• EXERCISE GOAL: Repeat the records below in their entirety, exactly.

Collected data entries:

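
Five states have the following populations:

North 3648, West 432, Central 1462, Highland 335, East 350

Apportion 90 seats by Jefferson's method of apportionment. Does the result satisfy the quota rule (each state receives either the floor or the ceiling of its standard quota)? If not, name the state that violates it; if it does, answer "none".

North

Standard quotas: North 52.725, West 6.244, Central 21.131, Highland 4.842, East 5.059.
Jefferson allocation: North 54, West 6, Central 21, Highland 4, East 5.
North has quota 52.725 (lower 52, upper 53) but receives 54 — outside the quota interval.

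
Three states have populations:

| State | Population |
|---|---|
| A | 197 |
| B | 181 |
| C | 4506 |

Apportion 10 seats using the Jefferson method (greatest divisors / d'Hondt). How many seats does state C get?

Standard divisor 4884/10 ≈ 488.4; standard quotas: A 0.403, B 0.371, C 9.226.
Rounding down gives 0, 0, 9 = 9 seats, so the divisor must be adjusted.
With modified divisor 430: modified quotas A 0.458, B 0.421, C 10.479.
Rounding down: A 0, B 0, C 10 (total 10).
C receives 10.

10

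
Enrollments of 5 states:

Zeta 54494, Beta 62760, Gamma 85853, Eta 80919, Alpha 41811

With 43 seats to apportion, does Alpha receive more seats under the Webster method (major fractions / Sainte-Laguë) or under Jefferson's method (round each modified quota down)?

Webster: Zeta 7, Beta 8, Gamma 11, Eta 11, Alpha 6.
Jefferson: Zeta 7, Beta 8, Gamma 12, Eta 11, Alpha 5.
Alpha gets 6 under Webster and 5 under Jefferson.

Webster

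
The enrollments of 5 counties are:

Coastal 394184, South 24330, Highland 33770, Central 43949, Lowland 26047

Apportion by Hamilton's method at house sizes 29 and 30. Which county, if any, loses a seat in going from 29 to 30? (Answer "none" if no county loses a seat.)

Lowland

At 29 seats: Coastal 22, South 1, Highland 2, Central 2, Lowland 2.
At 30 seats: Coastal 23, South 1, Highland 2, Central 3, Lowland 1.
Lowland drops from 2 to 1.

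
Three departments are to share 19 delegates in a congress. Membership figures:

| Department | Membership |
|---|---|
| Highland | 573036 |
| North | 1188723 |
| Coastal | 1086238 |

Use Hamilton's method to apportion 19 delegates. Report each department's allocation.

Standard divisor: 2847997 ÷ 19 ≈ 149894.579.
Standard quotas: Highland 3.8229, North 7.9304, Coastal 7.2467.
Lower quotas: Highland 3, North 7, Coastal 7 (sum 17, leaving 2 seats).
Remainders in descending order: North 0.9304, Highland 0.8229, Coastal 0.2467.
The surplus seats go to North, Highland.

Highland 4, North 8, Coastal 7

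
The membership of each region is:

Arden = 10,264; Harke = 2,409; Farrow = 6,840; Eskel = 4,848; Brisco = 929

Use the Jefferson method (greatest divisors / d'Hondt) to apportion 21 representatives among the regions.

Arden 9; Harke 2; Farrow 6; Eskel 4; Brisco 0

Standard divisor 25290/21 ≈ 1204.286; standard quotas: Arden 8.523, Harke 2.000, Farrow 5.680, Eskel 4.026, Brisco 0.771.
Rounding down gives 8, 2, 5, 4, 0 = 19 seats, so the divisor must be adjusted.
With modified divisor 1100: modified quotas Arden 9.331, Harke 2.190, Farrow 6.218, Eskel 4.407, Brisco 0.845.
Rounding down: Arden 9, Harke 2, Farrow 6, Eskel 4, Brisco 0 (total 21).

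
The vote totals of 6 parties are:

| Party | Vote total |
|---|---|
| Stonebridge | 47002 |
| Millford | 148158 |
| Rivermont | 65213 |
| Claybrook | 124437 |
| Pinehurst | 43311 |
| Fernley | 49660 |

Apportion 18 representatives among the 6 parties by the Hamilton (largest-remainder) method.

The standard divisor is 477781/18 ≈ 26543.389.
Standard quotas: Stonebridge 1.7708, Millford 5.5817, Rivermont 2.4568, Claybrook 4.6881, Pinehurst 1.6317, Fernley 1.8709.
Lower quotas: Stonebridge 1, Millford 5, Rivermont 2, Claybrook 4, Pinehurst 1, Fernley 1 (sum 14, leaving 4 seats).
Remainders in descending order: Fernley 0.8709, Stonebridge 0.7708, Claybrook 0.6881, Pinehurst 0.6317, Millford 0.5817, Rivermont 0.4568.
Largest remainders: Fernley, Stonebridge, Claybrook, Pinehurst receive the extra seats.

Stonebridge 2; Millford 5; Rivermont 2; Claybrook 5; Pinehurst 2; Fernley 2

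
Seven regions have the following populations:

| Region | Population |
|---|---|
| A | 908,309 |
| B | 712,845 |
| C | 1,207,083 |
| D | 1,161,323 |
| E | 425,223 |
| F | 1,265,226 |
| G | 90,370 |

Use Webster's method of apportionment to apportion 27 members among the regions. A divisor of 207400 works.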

• RESULT OF THE EXERCISE:
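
Five states have the following populations:

North 3648, West 432, Central 1462, Highland 335, East 350

Apportion 90 seats by Jefferson's method of apportionment. Does the result satisfy the quota rule (each state receives either the floor or the ceiling of its standard quota)? If not, name the state that violates it; if it does, answer "none".

North

Standard quotas: North 52.725, West 6.244, Central 21.131, Highland 4.842, East 5.059.
Jefferson allocation: North 54, West 6, Central 21, Highland 4, East 5.
North has quota 52.725 (lower 52, upper 53) but receives 54 — outside the quota interval.

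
Three states have populations:

| State | Population |
|---|---|
| A | 197 |
| B | 181 |
| C | 4506 |

Apportion 10 seats using the Jefferson method (greatest divisors / d'Hondt). How many seats does state C get?

Standard divisor 4884/10 ≈ 488.4; standard quotas: A 0.403, B 0.371, C 9.226.
Rounding down gives 0, 0, 9 = 9 seats, so the divisor must be adjusted.
With modified divisor 430: modified quotas A 0.458, B 0.421, C 10.479.
Rounding down: A 0, B 0, C 10 (total 10).
C receives 10.

10

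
Enrollments of 5 states:

Zeta 54494, Beta 62760, Gamma 85853, Eta 80919, Alpha 41811

With 43 seats to apportion, does Alpha receive more seats under the Webster method (major fractions / Sainte-Laguë) or under Jefferson's method (round each modified quota down)?

Webster: Zeta 7, Beta 8, Gamma 11, Eta 11, Alpha 6.
Jefferson: Zeta 7, Beta 8, Gamma 12, Eta 11, Alpha 5.
Alpha gets 6 under Webster and 5 under Jefferson.

Webster

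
The enrollments of 5 counties are:

Coastal 394184, South 24330, Highland 33770, Central 43949, Lowland 26047

Apportion by Hamilton's method at house sizes 29 and 30. Which county, if any, loses a seat in going from 29 to 30? (Answer "none" if no county loses a seat.)

Lowland

At 29 seats: Coastal 22, South 1, Highland 2, Central 2, Lowland 2.
At 30 seats: Coastal 23, South 1, Highland 2, Central 3, Lowland 1.
Lowland drops from 2 to 1.

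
Three departments are to share 19 delegates in a congress. Membership figures:

| Department | Membership |
|---|---|
| Highland | 573036 |
| North | 1188723 |
| Coastal | 1086238 |

Use Hamilton's method to apportion 19 delegates. Report each department's allocation.

Standard divisor: 2847997 ÷ 19 ≈ 149894.579.
Standard quotas: Highland 3.8229, North 7.9304, Coastal 7.2467.
Lower quotas: Highland 3, North 7, Coastal 7 (sum 17, leaving 2 seats).
Remainders in descending order: North 0.9304, Highland 0.8229, Coastal 0.2467.
The surplus seats go to North, Highland.

Highland 4, North 8, Coastal 7

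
The membership of each region is:

Arden = 10,264; Harke = 2,409; Farrow = 6,840; Eskel = 4,848; Brisco = 929

Use the Jefferson method (greatest divisors / d'Hondt) to apportion 21 representatives among the regions.

Arden 9; Harke 2; Farrow 6; Eskel 4; Brisco 0

Standard divisor 25290/21 ≈ 1204.286; standard quotas: Arden 8.523, Harke 2.000, Farrow 5.680, Eskel 4.026, Brisco 0.771.
Rounding down gives 8, 2, 5, 4, 0 = 19 seats, so the divisor must be adjusted.
With modified divisor 1100: modified quotas Arden 9.331, Harke 2.190, Farrow 6.218, Eskel 4.407, Brisco 0.845.
Rounding down: Arden 9, Harke 2, Farrow 6, Eskel 4, Brisco 0 (total 21).

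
The vote totals of 6 parties are:

| Party | Vote total |
|---|---|
| Stonebridge | 47002 |
| Millford | 148158 |
| Rivermont | 65213 |
| Claybrook | 124437 |
| Pinehurst | 43311 |
| Fernley | 49660 |

Apportion 18 representatives among the 6 parties by the Hamilton (largest-remainder) method.

The standard divisor is 477781/18 ≈ 26543.389.
Standard quotas: Stonebridge 1.7708, Millford 5.5817, Rivermont 2.4568, Claybrook 4.6881, Pinehurst 1.6317, Fernley 1.8709.
Lower quotas: Stonebridge 1, Millford 5, Rivermont 2, Claybrook 4, Pinehurst 1, Fernley 1 (sum 14, leaving 4 seats).
Remainders in descending order: Fernley 0.8709, Stonebridge 0.7708, Claybrook 0.6881, Pinehurst 0.6317, Millford 0.5817, Rivermont 0.4568.
Largest remainders: Fernley, Stonebridge, Claybrook, Pinehurst receive the extra seats.

Stonebridge 2; Millford 5; Rivermont 2; Claybrook 5; Pinehurst 2; Fernley 2

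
Seven regions have the following populations:

| Region | Population |
|---|---|
| A | 908,309 |
| B | 712,845 |
| C | 1,207,083 |
| D | 1,161,323 |
| E | 425,223 |
| F | 1,265,226 |
| G | 90,370 |

Use Webster's method of apportionment to apportion 27 members among the regions. A divisor of 207400 works.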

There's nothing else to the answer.